━━━ Source information ━━━

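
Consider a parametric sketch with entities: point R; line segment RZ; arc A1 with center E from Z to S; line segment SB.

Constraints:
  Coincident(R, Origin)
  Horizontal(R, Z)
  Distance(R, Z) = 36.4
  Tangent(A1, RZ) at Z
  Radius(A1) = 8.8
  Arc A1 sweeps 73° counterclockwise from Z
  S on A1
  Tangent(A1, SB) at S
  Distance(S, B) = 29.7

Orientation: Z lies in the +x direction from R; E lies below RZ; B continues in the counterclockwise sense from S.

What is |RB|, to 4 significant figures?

39.64

On A1, Z sits at bearing 90° from E; a 73° counterclockwise sweep puts S at bearing 163°, so S = E + 8.8·(cos 163°, sin 163°) = (27.98, -6.227). A1 meets SB tangentially, so ES is at right angles to SB, so SB runs along (−sin 163°, cos 163°); with |SB| = 29.7, B = (19.30, -34.63). Then |RB| = |B − R| = 39.64.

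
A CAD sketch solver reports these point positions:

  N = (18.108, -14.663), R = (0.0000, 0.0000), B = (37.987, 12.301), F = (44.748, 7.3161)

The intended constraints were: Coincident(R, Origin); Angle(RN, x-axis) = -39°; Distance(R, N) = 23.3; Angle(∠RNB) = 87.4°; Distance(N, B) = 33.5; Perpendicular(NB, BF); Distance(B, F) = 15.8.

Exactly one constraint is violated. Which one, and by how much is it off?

Distance(B, F) = 15.8 — off by 7.40.

R = (0.00, 0.00) ✓; RN at -39.00° ✓; |RN| = 23.30 ✓; ∠RNB = 87.40° ✓; |NB| = 33.50 ✓; ∠(NB, BF) = 90.00° ✓; |BF| = 8.400 ✗.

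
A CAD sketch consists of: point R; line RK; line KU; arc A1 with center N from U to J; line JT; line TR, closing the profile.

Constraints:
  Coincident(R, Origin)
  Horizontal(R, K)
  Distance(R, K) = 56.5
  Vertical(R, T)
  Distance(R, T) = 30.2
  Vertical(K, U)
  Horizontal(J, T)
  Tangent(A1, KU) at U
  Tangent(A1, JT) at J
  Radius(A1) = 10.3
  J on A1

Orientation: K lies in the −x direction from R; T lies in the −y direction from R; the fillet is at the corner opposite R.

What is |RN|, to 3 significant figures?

50.3

R and T share the same x with |RT| = 30.2 and T on the −y side, so T = (0.00, -30.2). The virtual corner opposite R is at (-56.5, -30.2). Since A1 is tangent to KU there, NU ⟂ KU and A1 meets JT tangentially, so NJ is at right angles to JT, with radius 10.3, so the center N sits 10.3 in from both sides at N = (-46.2, -19.9). Then |RN| = |N − R| = 50.3.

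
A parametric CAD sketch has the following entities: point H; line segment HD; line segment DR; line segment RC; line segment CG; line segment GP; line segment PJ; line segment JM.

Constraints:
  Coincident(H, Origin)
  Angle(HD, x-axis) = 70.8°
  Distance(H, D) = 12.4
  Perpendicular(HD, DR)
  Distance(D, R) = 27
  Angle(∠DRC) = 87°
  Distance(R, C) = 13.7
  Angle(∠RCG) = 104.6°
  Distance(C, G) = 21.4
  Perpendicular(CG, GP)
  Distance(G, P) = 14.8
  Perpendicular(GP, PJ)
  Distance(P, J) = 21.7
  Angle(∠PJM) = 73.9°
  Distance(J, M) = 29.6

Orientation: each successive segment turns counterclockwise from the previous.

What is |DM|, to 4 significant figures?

35.67

GP ⟂ PJ, so PJ runs at 149.2°; with |PJ| = 21.7, J = (-17.92, 20.30). ∠PJM = 73.9° gives JM at -104.7° from the x-axis; with |JM| = 29.6, M = (-25.43, -8.331). Then |DM| = |M − D| = 35.67.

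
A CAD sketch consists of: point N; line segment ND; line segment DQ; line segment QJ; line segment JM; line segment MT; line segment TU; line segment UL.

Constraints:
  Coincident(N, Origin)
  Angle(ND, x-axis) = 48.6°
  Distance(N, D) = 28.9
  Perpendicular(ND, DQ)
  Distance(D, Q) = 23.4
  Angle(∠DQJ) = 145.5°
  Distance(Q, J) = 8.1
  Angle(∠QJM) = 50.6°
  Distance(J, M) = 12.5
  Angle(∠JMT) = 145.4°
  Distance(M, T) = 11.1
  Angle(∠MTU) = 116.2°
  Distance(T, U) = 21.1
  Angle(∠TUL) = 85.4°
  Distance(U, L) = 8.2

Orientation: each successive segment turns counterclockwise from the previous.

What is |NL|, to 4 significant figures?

47.51

N is at the origin; ND runs at 48.6° with length 28.9, so D = (19.11, 21.68). The perpendicularity gives DQ at right angles to ND, so DQ runs at 138.6°; with |DQ| = 23.4, Q = (1.559, 37.15). ∠DQJ = 145.5° gives QJ at 173.1° from the x-axis; with |QJ| = 8.1, J = (-6.482, 38.13). ∠QJM = 50.6° gives JM at -57.50° from the x-axis; with |JM| = 12.5, M = (0.2342, 27.58). ∠JMT = 145.4° gives MT at -22.90° from the x-axis; with |MT| = 11.1, T = (10.46, 23.26). ∠MTU = 116.2° gives TU at 40.90° from the x-axis; with |TU| = 21.1, U = (26.41, 37.08). ∠TUL = 85.4° gives UL at 135.5° from the x-axis; with |UL| = 8.2, L = (20.56, 42.83). Then |NL| = |L − N| = 47.51.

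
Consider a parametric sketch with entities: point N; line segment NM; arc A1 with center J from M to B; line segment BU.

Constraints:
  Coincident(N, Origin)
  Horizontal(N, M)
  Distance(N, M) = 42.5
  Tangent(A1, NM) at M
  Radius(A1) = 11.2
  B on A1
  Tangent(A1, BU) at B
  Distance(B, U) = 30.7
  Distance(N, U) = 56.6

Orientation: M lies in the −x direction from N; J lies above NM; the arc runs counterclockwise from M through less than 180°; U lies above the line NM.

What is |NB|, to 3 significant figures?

34.0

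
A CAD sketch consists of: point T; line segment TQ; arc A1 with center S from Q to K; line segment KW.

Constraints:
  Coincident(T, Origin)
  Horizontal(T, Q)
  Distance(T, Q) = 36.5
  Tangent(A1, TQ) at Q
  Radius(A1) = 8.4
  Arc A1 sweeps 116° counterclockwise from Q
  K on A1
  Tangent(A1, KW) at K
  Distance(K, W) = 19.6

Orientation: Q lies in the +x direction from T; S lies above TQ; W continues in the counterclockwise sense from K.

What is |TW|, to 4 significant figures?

46.25

On A1, Q sits at bearing -90° from S; a 116° counterclockwise sweep puts K at bearing 26°, so K = S + 8.4·(cos 26°, sin 26°) = (44.05, 12.08). Tangency of A1 to KW means the radius SK is perpendicular to KW, so KW runs along (−sin 26°, cos 26°); with |KW| = 19.6, W = (35.46, 29.70). Then |TW| = |W − T| = 46.25.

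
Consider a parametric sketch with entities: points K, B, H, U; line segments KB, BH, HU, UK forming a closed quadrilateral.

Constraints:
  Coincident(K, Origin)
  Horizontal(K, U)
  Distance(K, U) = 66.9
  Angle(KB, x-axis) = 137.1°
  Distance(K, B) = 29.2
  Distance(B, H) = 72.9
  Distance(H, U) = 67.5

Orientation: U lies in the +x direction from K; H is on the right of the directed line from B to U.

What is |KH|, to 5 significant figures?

45.800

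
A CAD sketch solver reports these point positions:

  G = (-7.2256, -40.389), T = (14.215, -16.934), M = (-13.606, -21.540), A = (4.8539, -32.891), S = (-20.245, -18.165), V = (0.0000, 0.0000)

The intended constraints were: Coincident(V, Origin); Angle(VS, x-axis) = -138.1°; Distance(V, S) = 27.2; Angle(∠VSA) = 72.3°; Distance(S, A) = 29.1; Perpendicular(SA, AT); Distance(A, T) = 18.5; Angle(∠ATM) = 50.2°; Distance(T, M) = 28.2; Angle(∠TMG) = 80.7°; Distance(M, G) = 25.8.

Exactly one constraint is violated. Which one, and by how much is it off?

Distance(M, G) = 25.8 — off by 5.90.

V = (0.00, 0.00) ✓; VS at -138.1° ✓; |VS| = 27.20 ✓; ∠VSA = 72.30° ✓; |SA| = 29.10 ✓; ∠(SA, AT) = 90.00° ✓; |AT| = 18.50 ✓; ∠ATM = 50.20° ✓; |TM| = 28.20 ✓; ∠TMG = 80.70° ✓; |MG| = 19.90 ✗.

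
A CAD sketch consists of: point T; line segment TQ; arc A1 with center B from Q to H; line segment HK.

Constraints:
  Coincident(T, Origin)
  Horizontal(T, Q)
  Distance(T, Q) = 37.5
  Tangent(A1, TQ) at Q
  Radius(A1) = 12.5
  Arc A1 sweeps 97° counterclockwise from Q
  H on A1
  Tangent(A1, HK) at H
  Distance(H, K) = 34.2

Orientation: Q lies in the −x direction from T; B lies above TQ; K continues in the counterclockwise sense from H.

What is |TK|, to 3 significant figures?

56.2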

━━━

Aim of the exercise: Write out the records exactly, starting at the first line and stopping after the line that contains "A CAD sketch consists of: point R;".

Answer box:
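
Consider a parametric sketch with entities: point R; line segment RZ; arc A1 with center E from Z to S; line segment SB.

Constraints:
  Coincident(R, Origin)
  Horizontal(R, Z)
  Distance(R, Z) = 36.4
  Tangent(A1, RZ) at Z
  Radius(A1) = 8.8
  Arc A1 sweeps 73° counterclockwise from Z
  S on A1
  Tangent(A1, SB) at S
  Distance(S, B) = 29.7

Orientation: Z lies in the +x direction from R; E lies below RZ; B continues in the counterclockwise sense from S.

What is |RB|, to 4 significant figures?

39.64

On A1, Z sits at bearing 90° from E; a 73° counterclockwise sweep puts S at bearing 163°, so S = E + 8.8·(cos 163°, sin 163°) = (27.98, -6.227). A1 meets SB tangentially, so ES is at right angles to SB, so SB runs along (−sin 163°, cos 163°); with |SB| = 29.7, B = (19.30, -34.63). Then |RB| = |B − R| = 39.64.

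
A CAD sketch solver reports these point positions:

  N = (18.108, -14.663), R = (0.0000, 0.0000), B = (37.987, 12.301), F = (44.748, 7.3161)

The intended constraints were: Coincident(R, Origin); Angle(RN, x-axis) = -39°; Distance(R, N) = 23.3; Angle(∠RNB) = 87.4°; Distance(N, B) = 33.5; Perpendicular(NB, BF); Distance(B, F) = 15.8.

Exactly one constraint is violated. Which one, and by how much is it off?

Distance(B, F) = 15.8 — off by 7.40.

R = (0.00, 0.00) ✓; RN at -39.00° ✓; |RN| = 23.30 ✓; ∠RNB = 87.40° ✓; |NB| = 33.50 ✓; ∠(NB, BF) = 90.00° ✓; |BF| = 8.400 ✗.

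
A CAD sketch consists of: point R; line RK; line KU; arc A1 with center N from U to J; line JT; line TR, closing the profile.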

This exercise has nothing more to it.